TASK:
From the records below, transcribe only the lines running from the one with "Answer: $-3867$" through the one with "Answer: -1148". Keep both of those end lines.

MATERIAL SHOWN:
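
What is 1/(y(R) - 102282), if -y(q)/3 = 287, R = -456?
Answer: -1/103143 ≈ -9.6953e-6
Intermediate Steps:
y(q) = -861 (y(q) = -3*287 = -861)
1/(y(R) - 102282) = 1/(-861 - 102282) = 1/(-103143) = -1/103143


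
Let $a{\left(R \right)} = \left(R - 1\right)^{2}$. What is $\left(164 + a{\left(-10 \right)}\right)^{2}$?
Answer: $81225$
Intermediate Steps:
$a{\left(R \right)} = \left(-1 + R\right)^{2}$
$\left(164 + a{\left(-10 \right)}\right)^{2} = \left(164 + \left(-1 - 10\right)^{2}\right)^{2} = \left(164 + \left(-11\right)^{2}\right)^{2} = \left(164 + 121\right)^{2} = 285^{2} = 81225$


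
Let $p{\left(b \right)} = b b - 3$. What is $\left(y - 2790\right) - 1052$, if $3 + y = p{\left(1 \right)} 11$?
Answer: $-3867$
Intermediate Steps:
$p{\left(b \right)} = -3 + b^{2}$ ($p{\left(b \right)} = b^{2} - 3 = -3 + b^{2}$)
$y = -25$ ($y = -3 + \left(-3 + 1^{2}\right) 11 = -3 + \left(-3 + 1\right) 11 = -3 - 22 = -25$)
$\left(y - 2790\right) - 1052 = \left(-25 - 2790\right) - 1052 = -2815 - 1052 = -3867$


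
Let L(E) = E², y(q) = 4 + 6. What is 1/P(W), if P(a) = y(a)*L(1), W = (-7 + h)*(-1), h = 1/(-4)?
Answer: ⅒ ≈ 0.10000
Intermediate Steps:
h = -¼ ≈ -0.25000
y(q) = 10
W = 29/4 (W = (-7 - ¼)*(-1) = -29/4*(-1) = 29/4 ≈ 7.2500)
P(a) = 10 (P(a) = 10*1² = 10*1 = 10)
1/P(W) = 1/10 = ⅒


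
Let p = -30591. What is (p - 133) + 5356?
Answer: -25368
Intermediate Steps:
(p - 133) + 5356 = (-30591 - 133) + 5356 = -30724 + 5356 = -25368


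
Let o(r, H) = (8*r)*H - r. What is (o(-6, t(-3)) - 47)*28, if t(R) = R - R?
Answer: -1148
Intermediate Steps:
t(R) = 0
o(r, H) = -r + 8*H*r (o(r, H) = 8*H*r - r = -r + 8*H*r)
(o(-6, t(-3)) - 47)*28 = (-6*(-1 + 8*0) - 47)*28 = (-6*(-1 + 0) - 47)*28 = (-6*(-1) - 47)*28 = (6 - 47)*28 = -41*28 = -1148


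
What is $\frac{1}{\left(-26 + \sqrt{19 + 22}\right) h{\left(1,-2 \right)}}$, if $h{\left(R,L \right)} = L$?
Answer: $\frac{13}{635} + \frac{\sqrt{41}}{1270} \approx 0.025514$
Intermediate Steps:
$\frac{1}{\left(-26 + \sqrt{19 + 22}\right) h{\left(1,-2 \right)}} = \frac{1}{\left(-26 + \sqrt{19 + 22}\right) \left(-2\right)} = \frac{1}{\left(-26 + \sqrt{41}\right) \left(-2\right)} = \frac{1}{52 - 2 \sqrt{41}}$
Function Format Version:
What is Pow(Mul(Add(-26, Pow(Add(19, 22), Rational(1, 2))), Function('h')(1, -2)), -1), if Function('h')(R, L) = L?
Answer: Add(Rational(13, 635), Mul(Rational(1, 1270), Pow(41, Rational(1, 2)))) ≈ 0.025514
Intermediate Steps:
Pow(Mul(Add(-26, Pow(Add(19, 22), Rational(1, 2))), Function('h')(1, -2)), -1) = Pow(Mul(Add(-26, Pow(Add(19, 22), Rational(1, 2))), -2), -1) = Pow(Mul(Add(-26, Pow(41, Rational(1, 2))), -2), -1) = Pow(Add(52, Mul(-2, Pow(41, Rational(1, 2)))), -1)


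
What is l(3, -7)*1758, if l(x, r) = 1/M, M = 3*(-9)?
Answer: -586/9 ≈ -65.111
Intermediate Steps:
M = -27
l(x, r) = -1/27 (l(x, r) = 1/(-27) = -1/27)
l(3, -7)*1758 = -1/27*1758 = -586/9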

...

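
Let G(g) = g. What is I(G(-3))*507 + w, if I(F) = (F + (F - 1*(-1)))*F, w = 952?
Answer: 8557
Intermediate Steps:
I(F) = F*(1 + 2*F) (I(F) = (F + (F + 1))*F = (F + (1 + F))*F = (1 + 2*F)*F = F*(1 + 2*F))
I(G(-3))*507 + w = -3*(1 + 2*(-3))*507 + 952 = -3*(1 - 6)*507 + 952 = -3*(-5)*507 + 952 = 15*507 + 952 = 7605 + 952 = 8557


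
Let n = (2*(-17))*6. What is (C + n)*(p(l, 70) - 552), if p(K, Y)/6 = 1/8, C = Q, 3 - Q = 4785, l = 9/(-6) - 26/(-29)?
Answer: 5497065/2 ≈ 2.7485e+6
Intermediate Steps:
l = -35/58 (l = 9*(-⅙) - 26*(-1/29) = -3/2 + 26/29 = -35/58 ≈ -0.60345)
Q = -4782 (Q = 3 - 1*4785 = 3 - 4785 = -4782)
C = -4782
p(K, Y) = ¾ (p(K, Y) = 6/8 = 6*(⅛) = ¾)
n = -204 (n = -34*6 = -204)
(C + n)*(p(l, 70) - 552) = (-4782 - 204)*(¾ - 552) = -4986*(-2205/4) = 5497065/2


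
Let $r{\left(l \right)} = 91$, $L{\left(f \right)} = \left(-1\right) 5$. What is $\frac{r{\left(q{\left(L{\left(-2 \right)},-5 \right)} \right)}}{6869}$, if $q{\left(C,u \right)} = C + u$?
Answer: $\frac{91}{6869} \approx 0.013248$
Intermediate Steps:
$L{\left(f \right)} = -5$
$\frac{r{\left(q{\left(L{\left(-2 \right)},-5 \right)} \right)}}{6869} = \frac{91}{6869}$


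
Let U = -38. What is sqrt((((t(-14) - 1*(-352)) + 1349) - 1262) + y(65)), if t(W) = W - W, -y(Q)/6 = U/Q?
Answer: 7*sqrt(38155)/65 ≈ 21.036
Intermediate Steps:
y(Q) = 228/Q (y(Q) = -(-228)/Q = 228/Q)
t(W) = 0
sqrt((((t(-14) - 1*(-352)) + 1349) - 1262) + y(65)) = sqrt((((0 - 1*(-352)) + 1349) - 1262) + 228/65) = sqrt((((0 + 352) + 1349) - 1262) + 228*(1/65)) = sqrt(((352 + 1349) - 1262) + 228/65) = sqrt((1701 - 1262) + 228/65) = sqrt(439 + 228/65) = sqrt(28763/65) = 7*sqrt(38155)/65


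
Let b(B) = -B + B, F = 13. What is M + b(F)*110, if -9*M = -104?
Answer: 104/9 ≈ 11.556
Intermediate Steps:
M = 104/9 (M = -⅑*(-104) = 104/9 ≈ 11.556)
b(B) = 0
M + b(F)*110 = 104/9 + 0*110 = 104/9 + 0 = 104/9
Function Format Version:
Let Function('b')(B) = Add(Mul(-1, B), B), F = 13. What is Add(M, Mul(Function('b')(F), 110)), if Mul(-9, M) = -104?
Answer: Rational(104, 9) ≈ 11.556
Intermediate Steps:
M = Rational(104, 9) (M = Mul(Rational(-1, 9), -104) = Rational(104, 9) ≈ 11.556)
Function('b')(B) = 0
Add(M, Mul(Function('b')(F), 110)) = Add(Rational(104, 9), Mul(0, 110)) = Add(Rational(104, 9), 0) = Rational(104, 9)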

TASK ANSWER:
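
Answer: $-3867$
Intermediate Steps:
$p{\left(b \right)} = -3 + b^{2}$ ($p{\left(b \right)} = b^{2} - 3 = -3 + b^{2}$)
$y = -25$ ($y = -3 + \left(-3 + 1^{2}\right) 11 = -3 + \left(-3 + 1\right) 11 = -3 - 22 = -25$)
$\left(y - 2790\right) - 1052 = \left(-25 - 2790\right) - 1052 = -2815 - 1052 = -3867$


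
Let L(E) = E², y(q) = 4 + 6. What is 1/P(W), if P(a) = y(a)*L(1), W = (-7 + h)*(-1), h = 1/(-4)?
Answer: ⅒ ≈ 0.10000
Intermediate Steps:
h = -¼ ≈ -0.25000
y(q) = 10
W = 29/4 (W = (-7 - ¼)*(-1) = -29/4*(-1) = 29/4 ≈ 7.2500)
P(a) = 10 (P(a) = 10*1² = 10*1 = 10)
1/P(W) = 1/10 = ⅒


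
Let p = -30591. What is (p - 133) + 5356?
Answer: -25368
Intermediate Steps:
(p - 133) + 5356 = (-30591 - 133) + 5356 = -30724 + 5356 = -25368


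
Let o(r, H) = (8*r)*H - r. What is (o(-6, t(-3)) - 47)*28, if t(R) = R - R?
Answer: -1148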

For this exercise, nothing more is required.